(Data entries)
▶
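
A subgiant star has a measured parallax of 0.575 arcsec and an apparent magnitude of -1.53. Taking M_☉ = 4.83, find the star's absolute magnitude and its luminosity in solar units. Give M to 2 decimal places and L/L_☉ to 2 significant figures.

M ≈ 2.27; L/L_☉ ≈ 11

d = 1/p = 1/0.575″ = 1.739 pc
M = m − 5 log₁₀ d + 5 = -1.53 − 5·0.2403 + 5 = 2.268
M − M_☉ = 2.268 − 4.83 = -2.562
L/L_☉ = 10^(−0.4 × -2.562) = 10.58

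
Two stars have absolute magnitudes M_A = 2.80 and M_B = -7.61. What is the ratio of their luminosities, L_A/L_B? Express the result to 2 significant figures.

L_A/L_B ≈ 6.9×10^-5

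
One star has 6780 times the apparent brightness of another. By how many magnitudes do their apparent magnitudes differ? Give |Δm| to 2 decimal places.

Pogson: Δm = −2.5 log₁₀(ratio) = −2.5 log₁₀(6780) = −2.5 × 3.8312 = -9.578

|Δm| ≈ 9.58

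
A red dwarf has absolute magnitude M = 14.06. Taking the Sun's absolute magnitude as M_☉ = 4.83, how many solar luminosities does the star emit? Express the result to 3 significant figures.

M − M_☉ = 14.06 − 4.83 = 9.230
L/L_☉ = 10^(−0.4 (M − M_☉)) = 10^-3.692 = 2.032×10^-4

L/L_☉ ≈ 2.03×10^-4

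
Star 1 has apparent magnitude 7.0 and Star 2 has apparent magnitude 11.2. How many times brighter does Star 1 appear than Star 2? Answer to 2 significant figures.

Δm = 7.0 − (11.2) = -4.2
Flux ratio = 10^(−0.4 Δm) = 10^(−0.4 × -4.2) = 10^1.680 = 47.86

48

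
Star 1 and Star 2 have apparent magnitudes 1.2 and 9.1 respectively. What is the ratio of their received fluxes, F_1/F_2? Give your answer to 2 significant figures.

F_1/F_2 ≈ 1400

Magnitude difference = -7.9
Flux ratio = 10^(−0.4 Δm) = 10^(−0.4 × -7.9) = 10^3.160 = 1445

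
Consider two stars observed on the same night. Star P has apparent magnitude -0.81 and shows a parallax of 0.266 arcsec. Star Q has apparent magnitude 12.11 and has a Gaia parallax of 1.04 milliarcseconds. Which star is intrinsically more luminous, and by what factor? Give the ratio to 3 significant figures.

Star P: d = 1/p = 1/0.266″ = 3.759 pc
Star P: M = m − 5 log₁₀ d + 5 = -0.81 − 5·0.5751 + 5 = 1.314
Star Q: p = 1.04 mas = 1.04×10^-3″ → d = 1/p = 961.5 pc
Star Q: M = m − 5 log₁₀ d + 5 = 12.11 − 5·2.9830 + 5 = 2.195
ΔM = M_P − M_Q = 1.314 − (2.195) = -0.881; smaller M is more luminous → Star P.
L ratio = 10^(0.4 |ΔM|) = 10^0.352 = 2.251

Star P is more luminous, by a factor of 2.25.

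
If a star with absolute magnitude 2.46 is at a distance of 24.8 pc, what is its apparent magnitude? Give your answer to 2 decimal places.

m = M + 5 log₁₀ d − 5 = 2.46 + 5·1.3945 − 5 = 4.432

m ≈ 4.43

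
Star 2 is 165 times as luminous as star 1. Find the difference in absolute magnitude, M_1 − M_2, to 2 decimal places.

M_1 − M_2 ≈ 5.54

Pogson: ΔM = −2.5 log₁₀(ratio) = −2.5 log₁₀(165) = −2.5 × 2.2175 = -5.544
Star 2 is brighter so has the smaller magnitude: M_1 − M_2 is positive.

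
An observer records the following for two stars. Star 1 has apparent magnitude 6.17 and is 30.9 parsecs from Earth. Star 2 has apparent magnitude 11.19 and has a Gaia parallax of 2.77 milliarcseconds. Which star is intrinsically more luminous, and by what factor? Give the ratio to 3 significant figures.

Star 2 is more luminous, by a factor of 1.34.

Star 1: M = m − 5 log₁₀ d + 5 = 6.17 − 5·1.4900 + 5 = 3.720
Star 2: p = 2.77 mas = 2.77×10^-3″ → d = 1/p = 361.0 pc
Star 2: M = m − 5 log₁₀ d + 5 = 11.19 − 5·2.5575 + 5 = 3.402
ΔM = M_1 − M_2 = 3.720 − (3.402) = 0.318; smaller M is more luminous → Star 2.
L ratio = 10^(0.4 |ΔM|) = 10^0.127 = 1.340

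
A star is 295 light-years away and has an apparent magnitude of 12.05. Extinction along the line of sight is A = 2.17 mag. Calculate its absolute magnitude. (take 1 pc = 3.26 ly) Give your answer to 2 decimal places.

M ≈ 5.10

d = 295 ly / 3.26 = 90.49 pc
5 log₁₀(d/10 pc) = 5 log₁₀(90.49) − 5 = 4.783
M = m − 5 log₁₀(d/10) − A = 12.05 − 4.783 − 2.17 = 5.097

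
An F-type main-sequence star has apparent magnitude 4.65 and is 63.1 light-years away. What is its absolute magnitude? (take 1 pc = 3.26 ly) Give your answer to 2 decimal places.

d = 63.1 ly / 3.26 = 19.36 pc
5 log₁₀(d/10 pc) = 5 log₁₀(19.36) − 5 = 1.434
M = m − 5 log₁₀(d/10) = 4.65 − 1.434 = 3.216

M ≈ 3.22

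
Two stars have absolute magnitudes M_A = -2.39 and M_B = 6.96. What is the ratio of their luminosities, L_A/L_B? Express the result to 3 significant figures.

L_A/L_B ≈ 5500

ΔM = M_A − M_B = -9.35
L_A/L_B = 10^(−0.4 ΔM) = 10^3.740 = 5495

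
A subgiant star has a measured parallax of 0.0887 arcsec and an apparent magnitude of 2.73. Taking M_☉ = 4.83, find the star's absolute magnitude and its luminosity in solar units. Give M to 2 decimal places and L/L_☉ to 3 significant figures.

M ≈ 2.47; L/L_☉ ≈ 8.79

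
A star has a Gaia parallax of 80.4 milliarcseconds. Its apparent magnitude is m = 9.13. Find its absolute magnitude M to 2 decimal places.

p = 80.4 mas = 0.0804″ → d = 1/p = 12.44 pc
5 log₁₀(d/10 pc) = 5 log₁₀(12.44) − 5 = 0.474
M = m − 5 log₁₀(d/10) = 9.13 − 0.474 = 8.656

M ≈ 8.66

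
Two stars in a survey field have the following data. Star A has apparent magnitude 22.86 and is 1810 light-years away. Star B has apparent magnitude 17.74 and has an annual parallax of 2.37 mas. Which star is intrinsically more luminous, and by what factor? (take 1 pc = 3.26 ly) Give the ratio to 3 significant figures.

Star A: d = 1810 ly / 3.26 = 555.2 pc
Star A: M = m − 5 log₁₀ d + 5 = 22.86 − 5·2.7445 + 5 = 14.138
Star B: p = 2.37 mas = 2.37×10^-3″ → d = 1/p = 421.9 pc
Star B: M = m − 5 log₁₀ d + 5 = 17.74 − 5·2.6253 + 5 = 9.614
ΔM = M_A − M_B = 14.138 − (9.614) = 4.524; smaller M is more luminous → Star B.
L ratio = 10^(0.4 |ΔM|) = 10^1.810 = 64.50

Star B is more luminous, by a factor of 64.5.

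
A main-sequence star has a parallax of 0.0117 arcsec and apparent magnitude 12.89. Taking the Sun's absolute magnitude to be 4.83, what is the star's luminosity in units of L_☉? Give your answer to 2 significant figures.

d = 1/p = 1/0.0117″ = 85.47 pc
M = m − 5 log₁₀ d + 5 = 12.89 − 5·1.9318 + 5 = 8.231
M − M_☉ = 8.231 − 4.83 = 3.401
L/L_☉ = 10^(−0.4 × 3.401) = 0.04361

L/L_☉ ≈ 0.044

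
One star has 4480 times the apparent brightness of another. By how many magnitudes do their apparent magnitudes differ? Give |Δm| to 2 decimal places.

|Δm| ≈ 9.13

Pogson: Δm = −2.5 log₁₀(ratio) = −2.5 log₁₀(4480) = −2.5 × 3.6513 = -9.128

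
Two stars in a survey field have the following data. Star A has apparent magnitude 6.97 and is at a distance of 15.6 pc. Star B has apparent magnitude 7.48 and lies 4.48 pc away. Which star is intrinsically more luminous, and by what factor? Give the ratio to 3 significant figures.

Star A: M = m − 5 log₁₀ d + 5 = 6.97 − 5·1.1931 + 5 = 6.004
Star B: M = m − 5 log₁₀ d + 5 = 7.48 − 5·0.6513 + 5 = 9.224
ΔM = M_A − M_B = 6.004 − (9.224) = -3.219; smaller M is more luminous → Star A.
L ratio = 10^(0.4 |ΔM|) = 10^1.288 = 19.40

Star A is more luminous, by a factor of 19.4.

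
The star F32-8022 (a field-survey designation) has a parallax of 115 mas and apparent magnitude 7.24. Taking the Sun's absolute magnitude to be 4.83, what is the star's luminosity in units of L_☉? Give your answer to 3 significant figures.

d = 1/p = 1000/115 mas = 8.696 pc
M = m − 5 log₁₀ d + 5 = 7.24 − 5·0.9393 + 5 = 7.543
M − M_☉ = 7.543 − 4.83 = 2.713
L/L_☉ = 10^(−0.4 × 2.713) = 0.08215

L/L_☉ ≈ 0.0821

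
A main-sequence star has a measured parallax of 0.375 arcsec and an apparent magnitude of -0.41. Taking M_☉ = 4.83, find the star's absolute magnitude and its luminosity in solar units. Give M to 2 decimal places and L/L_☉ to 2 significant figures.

d = 1/p = 1/0.375″ = 2.667 pc
M = m − 5 log₁₀ d + 5 = -0.41 − 5·0.4260 + 5 = 2.460
M − M_☉ = 2.460 − 4.83 = -2.370
L/L_☉ = 10^(−0.4 × -2.370) = 8.870

M ≈ 2.46; L/L_☉ ≈ 8.9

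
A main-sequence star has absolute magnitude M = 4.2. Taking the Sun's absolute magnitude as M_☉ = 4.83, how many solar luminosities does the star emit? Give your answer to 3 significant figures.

M − M_☉ = 4.2 − 4.83 = -0.630
L/L_☉ = 10^(−0.4 (M − M_☉)) = 10^0.252 = 1.786

L/L_☉ ≈ 1.79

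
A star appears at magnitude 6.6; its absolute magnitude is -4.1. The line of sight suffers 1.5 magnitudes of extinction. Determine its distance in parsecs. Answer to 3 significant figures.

d ≈ 692 pc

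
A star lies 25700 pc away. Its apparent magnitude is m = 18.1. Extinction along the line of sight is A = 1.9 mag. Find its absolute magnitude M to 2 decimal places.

5 log₁₀(d/10 pc) = 5 log₁₀(25700) − 5 = 17.050
M = m − 5 log₁₀(d/10) − A = 18.1 − 17.050 − 1.9 = -0.850

M ≈ -0.85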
◀
Your task is to reproduce exactly the lines that begin at the line containing "A main-sequence star has a measured" and end at the final line of the data above.

■ Finished task:
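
A main-sequence star has a measured parallax of 0.375 arcsec and an apparent magnitude of -0.41. Taking M_☉ = 4.83, find the star's absolute magnitude and its luminosity in solar units. Give M to 2 decimal places and L/L_☉ to 2 significant figures.

d = 1/p = 1/0.375″ = 2.667 pc
M = m − 5 log₁₀ d + 5 = -0.41 − 5·0.4260 + 5 = 2.460
M − M_☉ = 2.460 − 4.83 = -2.370
L/L_☉ = 10^(−0.4 × -2.370) = 8.870

M ≈ 2.46; L/L_☉ ≈ 8.9

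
A main-sequence star has absolute magnitude M = 4.2. Taking the Sun's absolute magnitude as M_☉ = 4.83, how many solar luminosities does the star emit? Give your answer to 3 significant figures.

M − M_☉ = 4.2 − 4.83 = -0.630
L/L_☉ = 10^(−0.4 (M − M_☉)) = 10^0.252 = 1.786

L/L_☉ ≈ 1.79

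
A star appears at magnitude 6.6; its absolute magnitude is -4.1. The line of sight suffers 1.5 magnitudes of extinction. Determine its distance in parsecs. Answer to 3 significant figures.

d ≈ 692 pc

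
A star lies 25700 pc away. Its apparent magnitude is m = 18.1. Extinction along the line of sight is A = 1.9 mag. Find its absolute magnitude M to 2 decimal places.

5 log₁₀(d/10 pc) = 5 log₁₀(25700) − 5 = 17.050
M = m − 5 log₁₀(d/10) − A = 18.1 − 17.050 − 1.9 = -0.850

M ≈ -0.85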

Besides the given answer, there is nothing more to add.